— INSTRUCTIONS TO FOLLOW —
Every record must appear in the answer exactly as it stands.

***** THE RECORDS *****

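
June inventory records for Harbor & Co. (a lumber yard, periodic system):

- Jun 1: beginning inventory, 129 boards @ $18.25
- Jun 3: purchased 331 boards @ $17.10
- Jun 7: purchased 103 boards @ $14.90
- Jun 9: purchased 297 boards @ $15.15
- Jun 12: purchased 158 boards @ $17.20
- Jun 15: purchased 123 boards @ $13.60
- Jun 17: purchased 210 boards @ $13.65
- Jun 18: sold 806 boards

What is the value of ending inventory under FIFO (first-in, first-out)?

Ending inventory = $8,075.00

Jun 18, 806 sold [FIFO — oldest first]: 129 @ $18.25 + 331 @ $17.10 + 103 @ $14.90 + 243 @ $15.15 = $13,230.50
Ending inventory: 54 @ $15.15 + 158 @ $17.20 + 123 @ $13.60 + 210 @ $13.65 = $8,075.00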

*****

— PROBLEM SOLUTION —
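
June inventory records for Harbor & Co. (a lumber yard, periodic system):

- Jun 1: beginning inventory, 129 boards @ $18.25
- Jun 3: purchased 331 boards @ $17.10
- Jun 7: purchased 103 boards @ $14.90
- Jun 9: purchased 297 boards @ $15.15
- Jun 12: purchased 158 boards @ $17.20
- Jun 15: purchased 123 boards @ $13.60
- Jun 17: purchased 210 boards @ $13.65
- Jun 18: sold 806 boards

What is the value of ending inventory under FIFO (first-in, first-out)?

Ending inventory = $8,075.00

Jun 18, 806 sold [FIFO — oldest first]: 129 @ $18.25 + 331 @ $17.10 + 103 @ $14.90 + 243 @ $15.15 = $13,230.50
Ending inventory: 54 @ $15.15 + 158 @ $17.20 + 123 @ $13.60 + 210 @ $13.65 = $8,075.00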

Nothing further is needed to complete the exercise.